BEGIN

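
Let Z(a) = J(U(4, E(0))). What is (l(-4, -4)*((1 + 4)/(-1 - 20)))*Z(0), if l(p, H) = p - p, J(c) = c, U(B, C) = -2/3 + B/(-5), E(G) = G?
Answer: 0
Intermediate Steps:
U(B, C) = -⅔ - B/5 (U(B, C) = -2*⅓ + B*(-⅕) = -⅔ - B/5)
Z(a) = -22/15 (Z(a) = -⅔ - ⅕*4 = -⅔ - ⅘ = -22/15)
l(p, H) = 0
(l(-4, -4)*((1 + 4)/(-1 - 20)))*Z(0) = (0*((1 + 4)/(-1 - 20)))*(-22/15) = (0*(5/(-21)))*(-22/15) = (0*(5*(-1/21)))*(-22/15) = (0*(-5/21))*(-22/15) = 0*(-22/15) = 0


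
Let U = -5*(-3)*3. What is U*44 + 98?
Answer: 2078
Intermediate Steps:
U = 45 (U = 15*3 = 45)
U*44 + 98 = 45*44 + 98 = 1980 + 98 = 2078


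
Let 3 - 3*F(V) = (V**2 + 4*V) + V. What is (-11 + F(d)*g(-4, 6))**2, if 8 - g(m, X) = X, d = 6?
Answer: 2809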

END

A complete, exact transcription of the data above is required.

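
Let Z(a) = J(U(4, E(0))). What is (l(-4, -4)*((1 + 4)/(-1 - 20)))*Z(0), if l(p, H) = p - p, J(c) = c, U(B, C) = -2/3 + B/(-5), E(G) = G?
Answer: 0
Intermediate Steps:
U(B, C) = -⅔ - B/5 (U(B, C) = -2*⅓ + B*(-⅕) = -⅔ - B/5)
Z(a) = -22/15 (Z(a) = -⅔ - ⅕*4 = -⅔ - ⅘ = -22/15)
l(p, H) = 0
(l(-4, -4)*((1 + 4)/(-1 - 20)))*Z(0) = (0*((1 + 4)/(-1 - 20)))*(-22/15) = (0*(5/(-21)))*(-22/15) = (0*(5*(-1/21)))*(-22/15) = (0*(-5/21))*(-22/15) = 0*(-22/15) = 0


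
Let U = -5*(-3)*3. What is U*44 + 98?
Answer: 2078
Intermediate Steps:
U = 45 (U = 15*3 = 45)
U*44 + 98 = 45*44 + 98 = 1980 + 98 = 2078


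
Let 3 - 3*F(V) = (V**2 + 4*V) + V. What is (-11 + F(d)*g(-4, 6))**2, if 8 - g(m, X) = X, d = 6?
Answer: 2809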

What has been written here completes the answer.